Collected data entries
# # # #

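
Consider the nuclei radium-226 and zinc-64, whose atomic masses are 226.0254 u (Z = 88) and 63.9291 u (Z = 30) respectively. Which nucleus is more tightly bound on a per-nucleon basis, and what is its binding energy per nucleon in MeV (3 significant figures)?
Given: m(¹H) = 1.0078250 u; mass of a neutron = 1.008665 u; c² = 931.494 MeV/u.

zinc-64; 8.74 MeV/nucleon

radium-226: Σm = 88(1.0078250) + 138(1.008665) = 227.8843700 u; Δm = 1.8589700 u; E_B = 1731.6 MeV; E_B/A = 7.662 MeV
zinc-64: Σm = 30(1.0078250) + 34(1.008665) = 64.5293600 u; Δm = 0.6002600 u; E_B = 559.14 MeV; E_B/A = 8.737 MeV
zinc-64 has the higher binding energy per nucleon, so it is the more tightly bound nucleus.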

# # # #

— WHAT YOU NEED TO DO —
The entries shown above must be reproduced in full, exactly as written.

— ANSWER SPACE —
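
Consider the nuclei radium-226 and zinc-64, whose atomic masses are 226.0254 u (Z = 88) and 63.9291 u (Z = 30) respectively. Which nucleus is more tightly bound on a per-nucleon basis, and what is its binding energy per nucleon in MeV (3 significant figures)?
Given: m(¹H) = 1.0078250 u; mass of a neutron = 1.008665 u; c² = 931.494 MeV/u.

zinc-64; 8.74 MeV/nucleon

radium-226: Σm = 88(1.0078250) + 138(1.008665) = 227.8843700 u; Δm = 1.8589700 u; E_B = 1731.6 MeV; E_B/A = 7.662 MeV
zinc-64: Σm = 30(1.0078250) + 34(1.008665) = 64.5293600 u; Δm = 0.6002600 u; E_B = 559.14 MeV; E_B/A = 8.737 MeV
zinc-64 has the higher binding energy per nucleon, so it is the more tightly bound nucleus.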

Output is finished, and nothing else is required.